Reproduce the entries that follow, exactly and in full.

[Collected data]
________
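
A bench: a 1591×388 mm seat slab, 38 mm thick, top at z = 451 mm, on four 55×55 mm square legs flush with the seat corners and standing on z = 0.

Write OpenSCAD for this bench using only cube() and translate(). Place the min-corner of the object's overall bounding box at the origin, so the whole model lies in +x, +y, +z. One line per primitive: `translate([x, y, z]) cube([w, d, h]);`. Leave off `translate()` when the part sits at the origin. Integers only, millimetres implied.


// leg_h = 451 − 38 = 413
translate([0, 0, 413]) cube([1591, 388, 38]);
cube([55, 55, 413]);
translate([0, 333, 0]) cube([55, 55, 413]);
translate([1536, 0, 0]) cube([55, 55, 413]);
translate([1536, 333, 0]) cube([55, 55, 413]);


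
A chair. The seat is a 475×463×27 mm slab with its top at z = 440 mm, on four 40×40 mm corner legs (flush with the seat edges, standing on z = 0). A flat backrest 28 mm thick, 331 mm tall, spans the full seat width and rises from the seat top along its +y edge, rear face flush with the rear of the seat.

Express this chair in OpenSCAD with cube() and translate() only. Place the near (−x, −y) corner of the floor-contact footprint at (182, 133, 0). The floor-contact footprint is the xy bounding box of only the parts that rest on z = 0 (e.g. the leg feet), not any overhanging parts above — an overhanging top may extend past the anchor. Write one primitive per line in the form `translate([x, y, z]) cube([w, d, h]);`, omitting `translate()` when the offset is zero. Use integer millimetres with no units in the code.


// leg_h = 440 - 27 = 413
translate([182, 133, 413]) cube([475, 463, 27]);
translate([182, 133, 0]) cube([40, 40, 413]);
translate([617, 133, 0]) cube([40, 40, 413]);
translate([182, 556, 0]) cube([40, 40, 413]);
translate([617, 556, 0]) cube([40, 40, 413]);
translate([182, 568, 440]) cube([475, 28, 331]);


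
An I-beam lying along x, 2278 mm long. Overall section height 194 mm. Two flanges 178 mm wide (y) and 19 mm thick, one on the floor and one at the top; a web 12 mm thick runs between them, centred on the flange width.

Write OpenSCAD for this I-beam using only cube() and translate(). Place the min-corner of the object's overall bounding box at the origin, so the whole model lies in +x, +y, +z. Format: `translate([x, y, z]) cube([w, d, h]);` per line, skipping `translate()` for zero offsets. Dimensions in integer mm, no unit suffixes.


cube([2278, 178, 19]);
translate([0, 83, 19]) cube([2278, 12, 156]);
translate([0, 0, 175]) cube([2278, 178, 19]);


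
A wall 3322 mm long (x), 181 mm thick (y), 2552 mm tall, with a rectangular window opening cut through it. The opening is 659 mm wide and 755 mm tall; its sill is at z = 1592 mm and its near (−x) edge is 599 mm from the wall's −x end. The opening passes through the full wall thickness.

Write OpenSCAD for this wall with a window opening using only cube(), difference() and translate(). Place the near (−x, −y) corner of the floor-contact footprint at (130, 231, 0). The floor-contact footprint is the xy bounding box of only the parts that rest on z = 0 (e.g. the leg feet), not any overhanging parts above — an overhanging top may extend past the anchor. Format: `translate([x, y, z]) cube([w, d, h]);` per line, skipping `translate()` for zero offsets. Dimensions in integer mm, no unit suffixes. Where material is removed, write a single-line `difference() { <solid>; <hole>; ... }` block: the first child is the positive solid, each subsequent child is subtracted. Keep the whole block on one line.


difference() { translate([130, 231, 0]) cube([3322, 181, 2552]); translate([729, 231, 1592]) cube([659, 181, 755]); }


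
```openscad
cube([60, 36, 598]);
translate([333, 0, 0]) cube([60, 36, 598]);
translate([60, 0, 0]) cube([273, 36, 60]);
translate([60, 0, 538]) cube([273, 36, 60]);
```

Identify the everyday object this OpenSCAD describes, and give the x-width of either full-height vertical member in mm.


A picture frame. The border width is 60 mm.

Four thin pieces enclosing a rectangular opening — a picture frame. The two full-height stiles are 598 mm tall; the top rail sits at z = 538 and is 60 mm tall, so the border above the opening is 598 − 538 = 60 mm, matching the stile x-width.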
________
Written response →
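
A bench: a 1591×388 mm seat slab, 38 mm thick, top at z = 451 mm, on four 55×55 mm square legs flush with the seat corners and standing on z = 0.

Write OpenSCAD for this bench using only cube() and translate(). Place the min-corner of the object's overall bounding box at the origin, so the whole model lies in +x, +y, +z. One line per primitive: `translate([x, y, z]) cube([w, d, h]);`. Leave off `translate()` when the part sits at the origin. Integers only, millimetres implied.


// leg_h = 451 − 38 = 413
translate([0, 0, 413]) cube([1591, 388, 38]);
cube([55, 55, 413]);
translate([0, 333, 0]) cube([55, 55, 413]);
translate([1536, 0, 0]) cube([55, 55, 413]);
translate([1536, 333, 0]) cube([55, 55, 413]);


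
A chair. The seat is a 475×463×27 mm slab with its top at z = 440 mm, on four 40×40 mm corner legs (flush with the seat edges, standing on z = 0). A flat backrest 28 mm thick, 331 mm tall, spans the full seat width and rises from the seat top along its +y edge, rear face flush with the rear of the seat.

Express this chair in OpenSCAD with cube() and translate() only. Place the near (−x, −y) corner of the floor-contact footprint at (182, 133, 0). The floor-contact footprint is the xy bounding box of only the parts that rest on z = 0 (e.g. the leg feet), not any overhanging parts above — an overhanging top may extend past the anchor. Write one primitive per line in the form `translate([x, y, z]) cube([w, d, h]);`, omitting `translate()` when the offset is zero. Use integer millimetres with no units in the code.


// leg_h = 440 - 27 = 413
translate([182, 133, 413]) cube([475, 463, 27]);
translate([182, 133, 0]) cube([40, 40, 413]);
translate([617, 133, 0]) cube([40, 40, 413]);
translate([182, 556, 0]) cube([40, 40, 413]);
translate([617, 556, 0]) cube([40, 40, 413]);
translate([182, 568, 440]) cube([475, 28, 331]);


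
An I-beam lying along x, 2278 mm long. Overall section height 194 mm. Two flanges 178 mm wide (y) and 19 mm thick, one on the floor and one at the top; a web 12 mm thick runs between them, centred on the flange width.

Write OpenSCAD for this I-beam using only cube() and translate(). Place the min-corner of the object's overall bounding box at the origin, so the whole model lies in +x, +y, +z. Format: `translate([x, y, z]) cube([w, d, h]);` per line, skipping `translate()` for zero offsets. Dimensions in integer mm, no unit suffixes.


cube([2278, 178, 19]);
translate([0, 83, 19]) cube([2278, 12, 156]);
translate([0, 0, 175]) cube([2278, 178, 19]);


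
A wall 3322 mm long (x), 181 mm thick (y), 2552 mm tall, with a rectangular window opening cut through it. The opening is 659 mm wide and 755 mm tall; its sill is at z = 1592 mm and its near (−x) edge is 599 mm from the wall's −x end. The opening passes through the full wall thickness.

Write OpenSCAD for this wall with a window opening using only cube(), difference() and translate(). Place the near (−x, −y) corner of the floor-contact footprint at (130, 231, 0). The floor-contact footprint is the xy bounding box of only the parts that rest on z = 0 (e.g. the leg feet), not any overhanging parts above — an overhanging top may extend past the anchor. Format: `translate([x, y, z]) cube([w, d, h]);` per line, skipping `translate()` for zero offsets. Dimensions in integer mm, no unit suffixes. Where material is removed, write a single-line `difference() { <solid>; <hole>; ... }` block: the first child is the positive solid, each subsequent child is subtracted. Keep the whole block on one line.


difference() { translate([130, 231, 0]) cube([3322, 181, 2552]); translate([729, 231, 1592]) cube([659, 181, 755]); }


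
```openscad
cube([60, 36, 598]);
translate([333, 0, 0]) cube([60, 36, 598]);
translate([60, 0, 0]) cube([273, 36, 60]);
translate([60, 0, 538]) cube([273, 36, 60]);
```

Identify the everyday object this OpenSCAD describes, and give the x-width of either full-height vertical member in mm.


A picture frame. The border width is 60 mm.

Four thin pieces enclosing a rectangular opening — a picture frame. The two full-height stiles are 598 mm tall; the top rail sits at z = 538 and is 60 mm tall, so the border above the opening is 598 − 538 = 60 mm, matching the stile x-width.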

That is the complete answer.